Word for word, restate the lines of the material below from its first line through the one containing "Answer: 2688942990073/7207371 ≈ 3.7308e+5". Omit the rest.

*** Opening GIVEN ENTRIES ***

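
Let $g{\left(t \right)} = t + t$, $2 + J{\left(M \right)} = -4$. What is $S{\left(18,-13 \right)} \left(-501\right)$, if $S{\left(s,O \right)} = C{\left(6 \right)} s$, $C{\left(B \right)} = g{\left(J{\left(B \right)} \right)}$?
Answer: $108216$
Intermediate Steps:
$J{\left(M \right)} = -6$ ($J{\left(M \right)} = -2 - 4 = -6$)
$g{\left(t \right)} = 2 t$
$C{\left(B \right)} = -12$ ($C{\left(B \right)} = 2 \left(-6\right) = -12$)
$S{\left(s,O \right)} = - 12 s$
$S{\left(18,-13 \right)} \left(-501\right) = \left(-12\right) 18 \left(-501\right) = \left(-216\right) \left(-501\right) = 108216$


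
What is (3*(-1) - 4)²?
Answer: 49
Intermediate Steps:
(3*(-1) - 4)² = (-3 - 4)² = (-7)² = 49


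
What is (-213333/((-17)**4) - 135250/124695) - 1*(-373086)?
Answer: 2688942990073/7207371 ≈ 3.7308e+5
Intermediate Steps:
(-213333/((-17)**4) - 135250/124695) - 1*(-373086) = (-213333/83521 - 135250*1/124695) + 373086 = (-213333*1/83521 - 27050/24939) + 373086 = (-12549/4913 - 27050/24939) + 373086 = -26226833/7207371 + 373086 = 2688942990073/7207371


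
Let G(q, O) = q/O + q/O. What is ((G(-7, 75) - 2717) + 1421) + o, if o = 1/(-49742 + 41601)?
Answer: -791419249/610575 ≈ -1296.2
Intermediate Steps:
o = -1/8141 (o = 1/(-8141) = -1/8141 ≈ -0.00012283)
G(q, O) = 2*q/O
((G(-7, 75) - 2717) + 1421) + o = ((2*(-7)/75 - 2717) + 1421) - 1/8141 = ((2*(-7)*(1/75) - 2717) + 1421) - 1/8141 = ((-14/75 - 2717) + 1421) - 1/8141 = (-203789/75 + 1421) - 1/8141 = -97214/75 - 1/8141 = -791419249/610575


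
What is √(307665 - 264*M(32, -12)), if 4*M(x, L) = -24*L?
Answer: 3*√32073 ≈ 537.27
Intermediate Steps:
M(x, L) = -6*L (M(x, L) = (-24*L)/4 = -6*L)
√(307665 - 264*M(32, -12)) = √(307665 - (-1584)*(-12)) = √(307665 - 264*72) = √(307665 - 19008) = √288657 = 3*√32073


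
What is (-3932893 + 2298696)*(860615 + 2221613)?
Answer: -5036967750916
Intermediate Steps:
(-3932893 + 2298696)*(860615 + 2221613) = -1634197*3082228 = -5036967750916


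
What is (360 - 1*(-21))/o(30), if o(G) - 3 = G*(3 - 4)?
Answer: -127/9 ≈ -14.111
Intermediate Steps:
o(G) = 3 - G (o(G) = 3 + G*(3 - 4) = 3 + G*(-1) = 3 - G)
(360 - 1*(-21))/o(30) = (360 - 1*(-21))/(3 - 1*30) = (360 + 21)/(3 - 30) = 381/(-27) = 381*(-1/27) = -127/9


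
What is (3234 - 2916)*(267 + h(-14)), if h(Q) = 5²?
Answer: 92856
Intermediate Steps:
h(Q) = 25
(3234 - 2916)*(267 + h(-14)) = (3234 - 2916)*(267 + 25) = 318*292 = 92856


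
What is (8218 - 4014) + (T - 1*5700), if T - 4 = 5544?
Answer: 4052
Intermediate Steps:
T = 5548 (T = 4 + 5544 = 5548)
(8218 - 4014) + (T - 1*5700) = (8218 - 4014) + (5548 - 1*5700) = 4204 + (5548 - 5700) = 4204 - 152 = 4052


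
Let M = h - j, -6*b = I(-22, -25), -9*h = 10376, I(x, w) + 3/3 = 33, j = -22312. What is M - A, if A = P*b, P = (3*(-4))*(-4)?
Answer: 192736/9 ≈ 21415.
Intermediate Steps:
I(x, w) = 32 (I(x, w) = -1 + 33 = 32)
P = 48 (P = -12*(-4) = 48)
h = -10376/9 (h = -1/9*10376 = -10376/9 ≈ -1152.9)
b = -16/3 (b = -1/6*32 = -16/3 ≈ -5.3333)
M = 190432/9 (M = -10376/9 - 1*(-22312) = -10376/9 + 22312 = 190432/9 ≈ 21159.)
A = -256 (A = 48*(-16/3) = -256)
M - A = 190432/9 - 1*(-256) = 190432/9 + 256 = 192736/9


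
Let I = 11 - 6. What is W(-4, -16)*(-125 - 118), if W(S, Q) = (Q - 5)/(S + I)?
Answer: 5103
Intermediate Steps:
I = 5
W(S, Q) = (-5 + Q)/(5 + S) (W(S, Q) = (Q - 5)/(S + 5) = (-5 + Q)/(5 + S))
W(-4, -16)*(-125 - 118) = ((-5 - 16)/(5 - 4))*(-125 - 118) = (-21/1)*(-243) = (1*(-21))*(-243) = -21*(-243) = 5103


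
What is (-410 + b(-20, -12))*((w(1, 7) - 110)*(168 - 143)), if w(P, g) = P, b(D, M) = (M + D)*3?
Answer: 1378850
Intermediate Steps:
b(D, M) = 3*D + 3*M (b(D, M) = (D + M)*3 = 3*D + 3*M)
(-410 + b(-20, -12))*((w(1, 7) - 110)*(168 - 143)) = (-410 + (3*(-20) + 3*(-12)))*((1 - 110)*(168 - 143)) = (-410 + (-60 - 36))*(-109*25) = (-410 - 96)*(-2725) = -506*(-2725) = 1378850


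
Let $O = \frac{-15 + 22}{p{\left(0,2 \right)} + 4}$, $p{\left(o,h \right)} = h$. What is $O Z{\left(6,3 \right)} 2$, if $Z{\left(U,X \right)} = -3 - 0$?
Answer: $-7$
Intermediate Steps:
$Z{\left(U,X \right)} = -3$ ($Z{\left(U,X \right)} = -3 + 0 = -3$)
$O = \frac{7}{6}$ ($O = \frac{-15 + 22}{2 + 4} = \frac{7}{6} \approx 1.1667$)
$O Z{\left(6,3 \right)} 2 = \frac{7}{6} \left(-3\right) 2 = \left(- \frac{7}{2}\right) 2 = -7$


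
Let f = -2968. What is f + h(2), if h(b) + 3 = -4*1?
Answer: -2975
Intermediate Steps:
h(b) = -7 (h(b) = -3 - 4*1 = -3 - 4 = -7)
f + h(2) = -2968 - 7 = -2975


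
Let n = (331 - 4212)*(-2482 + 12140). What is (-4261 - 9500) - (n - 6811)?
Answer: 37475748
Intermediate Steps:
n = -37482698 (n = -3881*9658 = -37482698)
(-4261 - 9500) - (n - 6811) = (-4261 - 9500) - (-37482698 - 6811) = -13761 - 1*(-37489509) = -13761 + 37489509 = 37475748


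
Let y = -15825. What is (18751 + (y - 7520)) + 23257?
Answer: 18663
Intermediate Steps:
(18751 + (y - 7520)) + 23257 = (18751 + (-15825 - 7520)) + 23257 = (18751 - 23345) + 23257 = -4594 + 23257 = 18663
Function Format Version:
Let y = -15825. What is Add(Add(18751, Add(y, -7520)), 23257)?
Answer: 18663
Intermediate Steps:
Add(Add(18751, Add(y, -7520)), 23257) = Add(Add(18751, Add(-15825, -7520)), 23257) = Add(Add(18751, -23345), 23257) = Add(-4594, 23257) = 18663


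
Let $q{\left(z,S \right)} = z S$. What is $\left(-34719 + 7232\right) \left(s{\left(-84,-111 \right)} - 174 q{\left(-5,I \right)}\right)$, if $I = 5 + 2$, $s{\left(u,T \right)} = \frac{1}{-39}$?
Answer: $- \frac{6528409883}{39} \approx -1.674 \cdot 10^{8}$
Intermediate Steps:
$s{\left(u,T \right)} = - \frac{1}{39}$
$I = 7$
$q{\left(z,S \right)} = S z$
$\left(-34719 + 7232\right) \left(s{\left(-84,-111 \right)} - 174 q{\left(-5,I \right)}\right) = \left(-34719 + 7232\right) \left(- \frac{1}{39} - 174 \cdot 7 \left(-5\right)\right) = - 27487 \left(- \frac{1}{39} - -6090\right) = - 27487 \left(- \frac{1}{39} + 6090\right) = \left(-27487\right) \frac{237509}{39} = - \frac{6528409883}{39}$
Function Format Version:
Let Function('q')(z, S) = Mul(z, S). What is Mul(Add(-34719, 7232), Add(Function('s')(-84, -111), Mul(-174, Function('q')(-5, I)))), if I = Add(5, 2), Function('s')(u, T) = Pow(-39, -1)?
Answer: Rational(-6528409883, 39) ≈ -1.6740e+8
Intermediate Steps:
Function('s')(u, T) = Rational(-1, 39)
I = 7
Function('q')(z, S) = Mul(S, z)
Mul(Add(-34719, 7232), Add(Function('s')(-84, -111), Mul(-174, Function('q')(-5, I)))) = Mul(Add(-34719, 7232), Add(Rational(-1, 39), Mul(-174, Mul(7, -5)))) = Mul(-27487, Add(Rational(-1, 39), Mul(-174, -35))) = Mul(-27487, Add(Rational(-1, 39), 6090)) = Mul(-27487, Rational(237509, 39)) = Rational(-6528409883, 39)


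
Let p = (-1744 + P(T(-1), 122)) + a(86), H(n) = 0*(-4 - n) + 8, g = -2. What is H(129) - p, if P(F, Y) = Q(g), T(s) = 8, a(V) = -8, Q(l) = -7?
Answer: 1767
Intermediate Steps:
P(F, Y) = -7
H(n) = 8 (H(n) = 0 + 8 = 8)
p = -1759 (p = (-1744 - 7) - 8 = -1751 - 8 = -1759)
H(129) - p = 8 - 1*(-1759) = 8 + 1759 = 1767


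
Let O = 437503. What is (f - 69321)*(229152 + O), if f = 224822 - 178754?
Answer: -15501728715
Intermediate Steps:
f = 46068
(f - 69321)*(229152 + O) = (46068 - 69321)*(229152 + 437503) = -23253*666655 = -15501728715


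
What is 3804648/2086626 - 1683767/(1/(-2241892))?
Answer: 1312774236331025552/347771 ≈ 3.7748e+12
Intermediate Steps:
3804648/2086626 - 1683767/(1/(-2241892)) = 3804648*(1/2086626) - 1683767/(-1/2241892) = 634108/347771 - 1683767*(-2241892) = 634108/347771 + 3774823767164 = 1312774236331025552/347771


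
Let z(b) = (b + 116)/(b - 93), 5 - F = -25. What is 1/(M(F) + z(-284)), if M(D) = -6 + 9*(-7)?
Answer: -377/25845 ≈ -0.014587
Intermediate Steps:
F = 30 (F = 5 - 1*(-25) = 5 + 25 = 30)
z(b) = (116 + b)/(-93 + b)
M(D) = -69 (M(D) = -6 - 63 = -69)
1/(M(F) + z(-284)) = 1/(-69 + (116 - 284)/(-93 - 284)) = 1/(-69 - 168/(-377)) = 1/(-69 - 1/377*(-168)) = 1/(-69 + 168/377) = 1/(-25845/377) = -377/25845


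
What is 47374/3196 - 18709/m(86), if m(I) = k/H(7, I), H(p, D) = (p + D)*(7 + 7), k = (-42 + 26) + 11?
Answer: 38925988999/7990 ≈ 4.8718e+6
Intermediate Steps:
k = -5 (k = -16 + 11 = -5)
H(p, D) = 14*D + 14*p (H(p, D) = (D + p)*14 = 14*D + 14*p)
m(I) = -5/(98 + 14*I) (m(I) = -5/(14*I + 14*7) = -5/(14*I + 98) = -5/(98 + 14*I))
47374/3196 - 18709/m(86) = 47374/3196 - 18709/((-5/(98 + 14*86))) = 47374*(1/3196) - 18709/((-5/(98 + 1204))) = 23687/1598 - 18709/((-5/1302)) = 23687/1598 - 18709/((-5*1/1302)) = 23687/1598 - 18709/(-5/1302) = 23687/1598 - 18709*(-1302/5) = 23687/1598 + 24359118/5 = 38925988999/7990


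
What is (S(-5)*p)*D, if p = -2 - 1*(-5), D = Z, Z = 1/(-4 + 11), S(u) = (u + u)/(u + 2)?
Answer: 10/7 ≈ 1.4286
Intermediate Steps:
S(u) = 2*u/(2 + u) (S(u) = (2*u)/(2 + u) = 2*u/(2 + u))
Z = ⅐ (Z = 1/7 = ⅐ ≈ 0.14286)
D = ⅐ ≈ 0.14286
p = 3 (p = -2 + 5 = 3)
(S(-5)*p)*D = ((2*(-5)/(2 - 5))*3)*(⅐) = ((2*(-5)/(-3))*3)*(⅐) = ((2*(-5)*(-⅓))*3)*(⅐) = ((10/3)*3)*(⅐) = 10*(⅐) = 10/7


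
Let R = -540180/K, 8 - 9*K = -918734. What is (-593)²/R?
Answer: -161537352779/2430810 ≈ -66454.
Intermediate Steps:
K = 918742/9 (K = 8/9 - ⅑*(-918734) = 8/9 + 918734/9 = 918742/9 ≈ 1.0208e+5)
R = -2430810/459371 (R = -540180/918742/9 = -540180*9/918742 = -2430810/459371 ≈ -5.2916)
(-593)²/R = (-593)²/(-2430810/459371) = 351649*(-459371/2430810) = -161537352779/2430810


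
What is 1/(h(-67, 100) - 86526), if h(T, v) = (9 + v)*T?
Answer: -1/93829 ≈ -1.0658e-5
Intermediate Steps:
h(T, v) = T*(9 + v)
1/(h(-67, 100) - 86526) = 1/(-67*(9 + 100) - 86526) = 1/(-67*109 - 86526) = 1/(-7303 - 86526) = 1/(-93829) = -1/93829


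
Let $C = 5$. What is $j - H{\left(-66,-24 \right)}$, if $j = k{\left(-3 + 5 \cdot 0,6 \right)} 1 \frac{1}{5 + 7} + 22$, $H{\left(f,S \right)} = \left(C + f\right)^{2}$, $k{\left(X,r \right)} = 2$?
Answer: $- \frac{22193}{6} \approx -3698.8$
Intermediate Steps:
$H{\left(f,S \right)} = \left(5 + f\right)^{2}$
$j = \frac{133}{6}$ ($j = 2 \cdot 1 \frac{1}{5 + 7} + 22 = 2 \cdot 1 \cdot \frac{1}{12} + 22 = 2 \cdot \frac{1}{12} + 22 = \frac{1}{6} + 22 = \frac{133}{6} \approx 22.167$)
$j - H{\left(-66,-24 \right)} = \frac{133}{6} - \left(5 - 66\right)^{2} = \frac{133}{6} - \left(-61\right)^{2} = \frac{133}{6} - 3721 = - \frac{22193}{6}$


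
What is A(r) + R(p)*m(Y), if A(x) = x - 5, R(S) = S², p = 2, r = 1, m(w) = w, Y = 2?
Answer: 4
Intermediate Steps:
A(x) = -5 + x
A(r) + R(p)*m(Y) = (-5 + 1) + 2²*2 = -4 + 4*2 = -4 + 8 = 4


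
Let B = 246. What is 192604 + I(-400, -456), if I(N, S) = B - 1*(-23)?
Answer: 192873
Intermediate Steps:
I(N, S) = 269 (I(N, S) = 246 - 1*(-23) = 246 + 23 = 269)
192604 + I(-400, -456) = 192604 + 269 = 192873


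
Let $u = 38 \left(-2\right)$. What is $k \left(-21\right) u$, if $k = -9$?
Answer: $-14364$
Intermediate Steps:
$u = -76$
$k \left(-21\right) u = \left(-9\right) \left(-21\right) \left(-76\right) = 189 \left(-76\right) = -14364$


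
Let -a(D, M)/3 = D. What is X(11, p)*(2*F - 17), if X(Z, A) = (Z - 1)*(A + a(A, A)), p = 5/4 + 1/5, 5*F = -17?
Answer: 3451/5 ≈ 690.20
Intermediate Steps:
F = -17/5 (F = (⅕)*(-17) = -17/5 ≈ -3.4000)
a(D, M) = -3*D
p = 29/20 (p = 5*(¼) + 1*(⅕) = 5/4 + ⅕ = 29/20 ≈ 1.4500)
X(Z, A) = -2*A*(-1 + Z) (X(Z, A) = (Z - 1)*(A - 3*A) = (-1 + Z)*(-2*A) = -2*A*(-1 + Z))
X(11, p)*(2*F - 17) = (2*(29/20)*(1 - 1*11))*(2*(-17/5) - 17) = (2*(29/20)*(1 - 11))*(-34/5 - 17) = (2*(29/20)*(-10))*(-119/5) = -29*(-119/5) = 3451/5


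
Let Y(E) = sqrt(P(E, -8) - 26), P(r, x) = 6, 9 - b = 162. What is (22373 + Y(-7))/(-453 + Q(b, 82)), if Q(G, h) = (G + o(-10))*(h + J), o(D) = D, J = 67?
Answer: -22373/24740 - I*sqrt(5)/12370 ≈ -0.90432 - 0.00018077*I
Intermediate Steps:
b = -153 (b = 9 - 1*162 = 9 - 162 = -153)
Y(E) = 2*I*sqrt(5) (Y(E) = sqrt(6 - 26) = sqrt(-20) = 2*I*sqrt(5))
Q(G, h) = (-10 + G)*(67 + h) (Q(G, h) = (G - 10)*(h + 67) = (-10 + G)*(67 + h))
(22373 + Y(-7))/(-453 + Q(b, 82)) = (22373 + 2*I*sqrt(5))/(-453 + (-670 - 10*82 + 67*(-153) - 153*82)) = (22373 + 2*I*sqrt(5))/(-453 + (-670 - 820 - 10251 - 12546)) = (22373 + 2*I*sqrt(5))/(-453 - 24287) = (22373 + 2*I*sqrt(5))/(-24740) = (22373 + 2*I*sqrt(5))*(-1/24740) = -22373/24740 - I*sqrt(5)/12370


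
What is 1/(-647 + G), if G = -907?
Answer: -1/1554 ≈ -0.00064350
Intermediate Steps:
1/(-647 + G) = 1/(-647 - 907) = 1/(-1554) = -1/1554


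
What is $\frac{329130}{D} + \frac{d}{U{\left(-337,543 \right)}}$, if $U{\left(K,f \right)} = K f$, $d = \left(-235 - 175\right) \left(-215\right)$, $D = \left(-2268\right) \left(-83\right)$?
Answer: $\frac{269346415}{212635542} \approx 1.2667$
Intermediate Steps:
$D = 188244$
$d = 88150$ ($d = \left(-410\right) \left(-215\right) = 88150$)
$\frac{329130}{D} + \frac{d}{U{\left(-337,543 \right)}} = \frac{329130}{188244} + \frac{88150}{\left(-337\right) 543} = 329130 \cdot \frac{1}{188244} + \frac{88150}{-182991} = \frac{6095}{3486} + 88150 \left(- \frac{1}{182991}\right) = \frac{6095}{3486} - \frac{88150}{182991} = \frac{269346415}{212635542}$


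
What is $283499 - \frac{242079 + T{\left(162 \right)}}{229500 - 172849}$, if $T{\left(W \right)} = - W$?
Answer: $\frac{16060259932}{56651} \approx 2.8349 \cdot 10^{5}$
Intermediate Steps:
$283499 - \frac{242079 + T{\left(162 \right)}}{229500 - 172849} = 283499 - \frac{242079 - 162}{229500 - 172849} = 283499 - \frac{242079 - 162}{56651} = 283499 - 241917 \cdot \frac{1}{56651} = 283499 - \frac{241917}{56651} = \frac{16060259932}{56651}$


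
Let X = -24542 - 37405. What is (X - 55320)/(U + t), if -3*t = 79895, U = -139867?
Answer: 351801/499496 ≈ 0.70431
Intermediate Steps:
t = -79895/3 (t = -1/3*79895 = -79895/3 ≈ -26632.)
X = -61947
(X - 55320)/(U + t) = (-61947 - 55320)/(-139867 - 79895/3) = -117267/(-499496/3) = -117267*(-3/499496) = 351801/499496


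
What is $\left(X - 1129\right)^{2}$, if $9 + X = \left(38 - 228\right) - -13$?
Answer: $1729225$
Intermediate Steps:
$X = -186$ ($X = -9 + \left(\left(38 - 228\right) - -13\right) = -9 + \left(\left(38 - 228\right) + 13\right) = -9 + \left(-190 + 13\right) = -9 - 177 = -186$)
$\left(X - 1129\right)^{2} = \left(-186 - 1129\right)^{2} = \left(-1315\right)^{2} = 1729225$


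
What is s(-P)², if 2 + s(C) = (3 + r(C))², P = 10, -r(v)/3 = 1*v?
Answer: 1181569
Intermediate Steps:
r(v) = -3*v
s(C) = -2 + (3 - 3*C)²
s(-P)² = (-2 + 9*(-1 - 1*10)²)² = (-2 + 9*(-1 - 10)²)² = (-2 + 9*(-11)²)² = (-2 + 9*121)² = (-2 + 1089)² = 1087² = 1181569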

*** Closing GIVEN ENTRIES ***

> WRITTEN SOLUTION
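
Let $g{\left(t \right)} = t + t$, $2 + J{\left(M \right)} = -4$. What is $S{\left(18,-13 \right)} \left(-501\right)$, if $S{\left(s,O \right)} = C{\left(6 \right)} s$, $C{\left(B \right)} = g{\left(J{\left(B \right)} \right)}$?
Answer: $108216$
Intermediate Steps:
$J{\left(M \right)} = -6$ ($J{\left(M \right)} = -2 - 4 = -6$)
$g{\left(t \right)} = 2 t$
$C{\left(B \right)} = -12$ ($C{\left(B \right)} = 2 \left(-6\right) = -12$)
$S{\left(s,O \right)} = - 12 s$
$S{\left(18,-13 \right)} \left(-501\right) = \left(-12\right) 18 \left(-501\right) = \left(-216\right) \left(-501\right) = 108216$


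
What is (3*(-1) - 4)²?
Answer: 49
Intermediate Steps:
(3*(-1) - 4)² = (-3 - 4)² = (-7)² = 49


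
What is (-213333/((-17)**4) - 135250/124695) - 1*(-373086)?
Answer: 2688942990073/7207371 ≈ 3.7308e+5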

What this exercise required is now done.